- DIRECTIONS FOR THIS TASK
Please print the entries below exactly, from the line with "A type scale has base 21pt" through the line with "Using a perfect fifth scale (ratio 1.500) from", including both of those lines and leaving out all others.

- SUPPLIED DATA
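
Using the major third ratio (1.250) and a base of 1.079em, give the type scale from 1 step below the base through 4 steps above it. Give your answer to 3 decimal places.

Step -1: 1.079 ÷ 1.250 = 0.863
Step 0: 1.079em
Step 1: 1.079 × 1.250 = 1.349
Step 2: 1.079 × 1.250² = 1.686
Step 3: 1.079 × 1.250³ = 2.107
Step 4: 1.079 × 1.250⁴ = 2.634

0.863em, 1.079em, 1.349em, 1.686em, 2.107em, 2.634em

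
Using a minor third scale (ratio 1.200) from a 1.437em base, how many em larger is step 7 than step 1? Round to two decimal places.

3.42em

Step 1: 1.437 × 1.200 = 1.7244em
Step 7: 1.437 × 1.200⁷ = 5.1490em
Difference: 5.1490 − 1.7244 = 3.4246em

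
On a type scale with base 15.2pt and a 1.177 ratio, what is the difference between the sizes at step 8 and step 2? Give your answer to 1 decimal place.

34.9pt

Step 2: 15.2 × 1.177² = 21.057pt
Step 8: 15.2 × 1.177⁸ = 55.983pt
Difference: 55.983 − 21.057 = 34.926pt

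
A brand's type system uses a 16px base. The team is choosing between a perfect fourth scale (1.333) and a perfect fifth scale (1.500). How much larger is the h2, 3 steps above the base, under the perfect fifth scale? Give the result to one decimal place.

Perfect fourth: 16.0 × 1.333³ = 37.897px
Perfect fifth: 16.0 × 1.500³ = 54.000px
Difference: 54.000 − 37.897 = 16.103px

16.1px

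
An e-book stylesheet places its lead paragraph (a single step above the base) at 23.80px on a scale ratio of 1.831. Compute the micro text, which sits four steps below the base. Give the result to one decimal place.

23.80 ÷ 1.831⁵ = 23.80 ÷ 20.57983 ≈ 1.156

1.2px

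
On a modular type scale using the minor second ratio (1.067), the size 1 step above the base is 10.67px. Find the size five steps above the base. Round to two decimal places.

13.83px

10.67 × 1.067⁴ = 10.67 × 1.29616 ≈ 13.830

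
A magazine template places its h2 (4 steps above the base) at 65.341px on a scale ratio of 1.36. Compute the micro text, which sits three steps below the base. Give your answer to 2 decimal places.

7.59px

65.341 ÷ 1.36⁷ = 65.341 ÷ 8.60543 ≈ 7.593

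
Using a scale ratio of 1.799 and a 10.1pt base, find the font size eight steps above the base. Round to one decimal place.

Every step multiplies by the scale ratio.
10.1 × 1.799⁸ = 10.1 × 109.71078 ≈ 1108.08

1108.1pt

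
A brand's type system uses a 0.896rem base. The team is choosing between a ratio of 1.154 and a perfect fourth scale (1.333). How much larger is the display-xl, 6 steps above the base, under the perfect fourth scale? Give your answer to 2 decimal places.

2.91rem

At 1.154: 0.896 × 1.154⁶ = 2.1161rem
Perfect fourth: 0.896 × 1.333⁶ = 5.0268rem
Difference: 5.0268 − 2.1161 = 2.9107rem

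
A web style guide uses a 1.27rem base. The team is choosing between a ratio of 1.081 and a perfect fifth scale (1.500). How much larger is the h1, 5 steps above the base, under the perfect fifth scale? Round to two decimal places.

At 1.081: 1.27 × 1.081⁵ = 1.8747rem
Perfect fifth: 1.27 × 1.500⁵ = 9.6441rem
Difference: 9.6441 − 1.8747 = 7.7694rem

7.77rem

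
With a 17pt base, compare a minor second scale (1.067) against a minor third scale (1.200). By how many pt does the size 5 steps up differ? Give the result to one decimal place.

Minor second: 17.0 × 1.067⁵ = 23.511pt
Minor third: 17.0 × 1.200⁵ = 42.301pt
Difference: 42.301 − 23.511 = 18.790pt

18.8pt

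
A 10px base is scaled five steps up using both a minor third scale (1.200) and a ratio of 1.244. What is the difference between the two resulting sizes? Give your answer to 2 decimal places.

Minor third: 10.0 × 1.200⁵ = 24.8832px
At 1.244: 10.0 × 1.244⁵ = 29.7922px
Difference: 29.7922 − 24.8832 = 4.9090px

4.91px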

--

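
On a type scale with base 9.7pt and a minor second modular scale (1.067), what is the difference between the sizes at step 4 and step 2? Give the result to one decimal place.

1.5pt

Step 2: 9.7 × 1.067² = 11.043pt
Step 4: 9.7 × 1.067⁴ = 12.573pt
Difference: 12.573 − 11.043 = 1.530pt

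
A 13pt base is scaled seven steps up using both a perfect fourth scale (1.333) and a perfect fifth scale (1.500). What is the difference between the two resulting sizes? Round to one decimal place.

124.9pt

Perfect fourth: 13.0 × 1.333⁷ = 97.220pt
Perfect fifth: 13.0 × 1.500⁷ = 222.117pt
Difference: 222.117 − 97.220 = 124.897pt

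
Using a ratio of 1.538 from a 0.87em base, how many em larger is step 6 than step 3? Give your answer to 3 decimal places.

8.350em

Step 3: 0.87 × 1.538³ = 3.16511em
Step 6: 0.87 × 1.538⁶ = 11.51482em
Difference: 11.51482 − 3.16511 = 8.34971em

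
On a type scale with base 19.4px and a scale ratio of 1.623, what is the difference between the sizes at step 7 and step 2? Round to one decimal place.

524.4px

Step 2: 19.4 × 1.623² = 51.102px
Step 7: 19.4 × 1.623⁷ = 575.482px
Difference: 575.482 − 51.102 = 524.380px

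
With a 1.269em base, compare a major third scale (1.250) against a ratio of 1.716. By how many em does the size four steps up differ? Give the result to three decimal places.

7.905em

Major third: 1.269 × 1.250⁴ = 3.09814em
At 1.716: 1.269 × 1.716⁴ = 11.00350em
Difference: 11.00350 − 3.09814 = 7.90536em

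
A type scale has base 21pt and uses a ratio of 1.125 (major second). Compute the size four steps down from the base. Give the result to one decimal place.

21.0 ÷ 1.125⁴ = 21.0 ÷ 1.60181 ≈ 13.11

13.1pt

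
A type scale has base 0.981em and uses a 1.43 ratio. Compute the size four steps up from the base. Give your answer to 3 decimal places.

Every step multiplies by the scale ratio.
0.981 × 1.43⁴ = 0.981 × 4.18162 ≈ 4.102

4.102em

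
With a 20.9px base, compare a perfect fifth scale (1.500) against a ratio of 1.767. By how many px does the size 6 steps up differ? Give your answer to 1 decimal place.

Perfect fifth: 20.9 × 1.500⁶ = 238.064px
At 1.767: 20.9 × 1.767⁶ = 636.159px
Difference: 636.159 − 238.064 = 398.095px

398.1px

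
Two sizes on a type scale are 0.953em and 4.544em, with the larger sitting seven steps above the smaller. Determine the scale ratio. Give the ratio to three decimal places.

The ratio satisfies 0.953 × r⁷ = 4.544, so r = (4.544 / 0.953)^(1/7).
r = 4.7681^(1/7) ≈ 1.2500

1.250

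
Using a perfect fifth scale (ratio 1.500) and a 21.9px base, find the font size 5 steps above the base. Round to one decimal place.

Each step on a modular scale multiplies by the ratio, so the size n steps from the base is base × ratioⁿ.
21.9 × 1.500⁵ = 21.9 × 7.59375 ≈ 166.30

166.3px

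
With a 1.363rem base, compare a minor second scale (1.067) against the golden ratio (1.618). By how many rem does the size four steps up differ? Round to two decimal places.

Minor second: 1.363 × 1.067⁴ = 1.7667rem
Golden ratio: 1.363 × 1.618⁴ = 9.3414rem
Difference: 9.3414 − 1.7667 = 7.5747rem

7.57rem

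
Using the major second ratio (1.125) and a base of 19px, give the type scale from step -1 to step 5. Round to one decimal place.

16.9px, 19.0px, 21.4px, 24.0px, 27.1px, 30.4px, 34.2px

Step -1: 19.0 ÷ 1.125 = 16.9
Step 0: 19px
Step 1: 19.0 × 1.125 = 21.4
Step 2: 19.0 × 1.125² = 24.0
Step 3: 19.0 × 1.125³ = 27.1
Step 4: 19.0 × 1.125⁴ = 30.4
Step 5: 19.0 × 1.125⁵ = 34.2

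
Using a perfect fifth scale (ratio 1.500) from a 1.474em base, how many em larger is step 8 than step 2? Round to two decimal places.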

...

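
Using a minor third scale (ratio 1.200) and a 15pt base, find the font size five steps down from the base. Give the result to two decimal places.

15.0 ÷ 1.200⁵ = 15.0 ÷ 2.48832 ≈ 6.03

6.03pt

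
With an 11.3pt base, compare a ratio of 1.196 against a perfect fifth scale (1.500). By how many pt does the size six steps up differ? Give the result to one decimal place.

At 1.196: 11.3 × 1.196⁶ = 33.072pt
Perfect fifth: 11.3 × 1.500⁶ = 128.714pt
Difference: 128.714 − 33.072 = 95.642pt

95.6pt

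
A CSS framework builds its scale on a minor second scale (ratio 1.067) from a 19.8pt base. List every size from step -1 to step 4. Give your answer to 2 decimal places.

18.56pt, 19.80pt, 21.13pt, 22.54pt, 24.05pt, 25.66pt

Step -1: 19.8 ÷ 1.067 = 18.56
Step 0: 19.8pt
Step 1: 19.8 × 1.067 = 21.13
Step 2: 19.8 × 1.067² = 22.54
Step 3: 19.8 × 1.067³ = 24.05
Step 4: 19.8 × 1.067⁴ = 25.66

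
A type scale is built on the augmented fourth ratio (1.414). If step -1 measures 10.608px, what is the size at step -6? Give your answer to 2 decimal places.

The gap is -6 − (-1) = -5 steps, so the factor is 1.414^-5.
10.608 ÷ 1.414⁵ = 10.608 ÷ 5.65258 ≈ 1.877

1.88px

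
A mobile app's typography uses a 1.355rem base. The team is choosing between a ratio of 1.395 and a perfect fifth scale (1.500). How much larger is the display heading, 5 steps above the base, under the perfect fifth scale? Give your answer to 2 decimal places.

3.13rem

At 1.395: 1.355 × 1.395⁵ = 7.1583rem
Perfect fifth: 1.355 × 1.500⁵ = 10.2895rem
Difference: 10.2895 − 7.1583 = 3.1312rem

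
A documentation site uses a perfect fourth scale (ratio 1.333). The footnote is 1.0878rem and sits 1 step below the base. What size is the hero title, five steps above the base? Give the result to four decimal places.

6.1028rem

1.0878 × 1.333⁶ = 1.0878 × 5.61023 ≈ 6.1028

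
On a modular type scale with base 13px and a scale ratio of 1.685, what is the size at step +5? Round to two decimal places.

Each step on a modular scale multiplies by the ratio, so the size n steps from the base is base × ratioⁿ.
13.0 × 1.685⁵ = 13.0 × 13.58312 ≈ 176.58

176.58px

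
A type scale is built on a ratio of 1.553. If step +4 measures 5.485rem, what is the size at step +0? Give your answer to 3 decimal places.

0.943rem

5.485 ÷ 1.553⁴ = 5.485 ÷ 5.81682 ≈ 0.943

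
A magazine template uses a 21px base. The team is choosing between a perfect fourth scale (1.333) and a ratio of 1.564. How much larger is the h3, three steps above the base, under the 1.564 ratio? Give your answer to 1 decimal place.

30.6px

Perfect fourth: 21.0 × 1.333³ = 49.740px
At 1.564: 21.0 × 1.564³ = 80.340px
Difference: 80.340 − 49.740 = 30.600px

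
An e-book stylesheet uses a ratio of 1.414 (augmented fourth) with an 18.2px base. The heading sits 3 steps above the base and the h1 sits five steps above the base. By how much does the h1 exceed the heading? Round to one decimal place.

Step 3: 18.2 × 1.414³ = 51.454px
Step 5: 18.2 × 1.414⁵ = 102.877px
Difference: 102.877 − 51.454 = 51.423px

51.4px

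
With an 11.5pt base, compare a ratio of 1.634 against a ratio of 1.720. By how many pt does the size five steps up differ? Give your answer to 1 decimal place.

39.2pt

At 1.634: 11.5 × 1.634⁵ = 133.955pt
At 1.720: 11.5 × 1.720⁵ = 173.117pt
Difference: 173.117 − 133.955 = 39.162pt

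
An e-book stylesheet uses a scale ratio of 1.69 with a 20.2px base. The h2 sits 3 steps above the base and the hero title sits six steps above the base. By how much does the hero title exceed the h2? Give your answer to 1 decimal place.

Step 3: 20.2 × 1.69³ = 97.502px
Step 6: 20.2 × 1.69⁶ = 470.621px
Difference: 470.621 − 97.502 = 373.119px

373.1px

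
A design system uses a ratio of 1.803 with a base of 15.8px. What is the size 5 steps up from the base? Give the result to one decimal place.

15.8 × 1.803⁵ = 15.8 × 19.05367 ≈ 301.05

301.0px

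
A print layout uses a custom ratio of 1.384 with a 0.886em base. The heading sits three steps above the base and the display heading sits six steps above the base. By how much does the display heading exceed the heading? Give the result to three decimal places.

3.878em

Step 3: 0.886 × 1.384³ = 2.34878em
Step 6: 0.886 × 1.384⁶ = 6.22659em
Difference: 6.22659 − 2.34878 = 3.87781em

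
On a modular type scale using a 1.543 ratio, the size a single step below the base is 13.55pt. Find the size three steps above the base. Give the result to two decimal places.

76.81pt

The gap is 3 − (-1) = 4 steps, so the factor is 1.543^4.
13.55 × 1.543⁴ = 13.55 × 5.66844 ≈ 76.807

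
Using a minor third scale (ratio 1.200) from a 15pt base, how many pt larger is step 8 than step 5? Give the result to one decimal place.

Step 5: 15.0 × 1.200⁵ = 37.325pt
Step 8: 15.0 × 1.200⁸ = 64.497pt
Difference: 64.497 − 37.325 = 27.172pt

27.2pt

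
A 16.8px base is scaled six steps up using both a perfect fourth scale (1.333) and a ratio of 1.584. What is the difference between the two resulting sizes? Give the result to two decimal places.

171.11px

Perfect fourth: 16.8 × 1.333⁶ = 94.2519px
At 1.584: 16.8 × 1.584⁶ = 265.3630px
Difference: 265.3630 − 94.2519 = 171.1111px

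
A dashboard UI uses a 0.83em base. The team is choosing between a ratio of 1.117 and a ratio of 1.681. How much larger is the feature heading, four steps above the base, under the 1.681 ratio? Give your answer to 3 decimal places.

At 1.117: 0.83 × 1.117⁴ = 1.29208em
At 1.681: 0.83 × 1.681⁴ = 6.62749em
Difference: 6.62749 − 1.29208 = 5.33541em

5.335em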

- RESULT BELOW
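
A type scale has base 21pt and uses a ratio of 1.125 (major second). Compute the size four steps down from the base. Give the result to one decimal place.

21.0 ÷ 1.125⁴ = 21.0 ÷ 1.60181 ≈ 13.11

13.1pt

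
A type scale has base 0.981em and uses a 1.43 ratio. Compute the size four steps up from the base. Give your answer to 3 decimal places.

Every step multiplies by the scale ratio.
0.981 × 1.43⁴ = 0.981 × 4.18162 ≈ 4.102

4.102em

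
With a 20.9px base, compare a perfect fifth scale (1.500) against a ratio of 1.767. By how many px does the size 6 steps up differ? Give your answer to 1 decimal place.

Perfect fifth: 20.9 × 1.500⁶ = 238.064px
At 1.767: 20.9 × 1.767⁶ = 636.159px
Difference: 636.159 − 238.064 = 398.095px

398.1px

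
Two sizes on a type scale are 0.953em and 4.544em, with the larger sitting seven steps above the smaller. Determine the scale ratio. Give the ratio to three decimal places.

The ratio satisfies 0.953 × r⁷ = 4.544, so r = (4.544 / 0.953)^(1/7).
r = 4.7681^(1/7) ≈ 1.2500

1.250

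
Using a perfect fifth scale (ratio 1.500) and a 21.9px base, find the font size 5 steps above the base. Round to one decimal place.

Each step on a modular scale multiplies by the ratio, so the size n steps from the base is base × ratioⁿ.
21.9 × 1.500⁵ = 21.9 × 7.59375 ≈ 166.30

166.3px

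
With a 1.363rem base, compare a minor second scale (1.067) against the golden ratio (1.618). By how many rem does the size four steps up differ? Round to two decimal places.

Minor second: 1.363 × 1.067⁴ = 1.7667rem
Golden ratio: 1.363 × 1.618⁴ = 9.3414rem
Difference: 9.3414 − 1.7667 = 7.5747rem

7.57rem

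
Using the major second ratio (1.125) and a base of 19px, give the type scale from step -1 to step 5. Round to one decimal place.

16.9px, 19.0px, 21.4px, 24.0px, 27.1px, 30.4px, 34.2px

Step -1: 19.0 ÷ 1.125 = 16.9
Step 0: 19px
Step 1: 19.0 × 1.125 = 21.4
Step 2: 19.0 × 1.125² = 24.0
Step 3: 19.0 × 1.125³ = 27.1
Step 4: 19.0 × 1.125⁴ = 30.4
Step 5: 19.0 × 1.125⁵ = 34.2

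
Using a perfect fifth scale (ratio 1.500) from a 1.474em base, how many em larger is step 8 than step 2? Round to two decimal places.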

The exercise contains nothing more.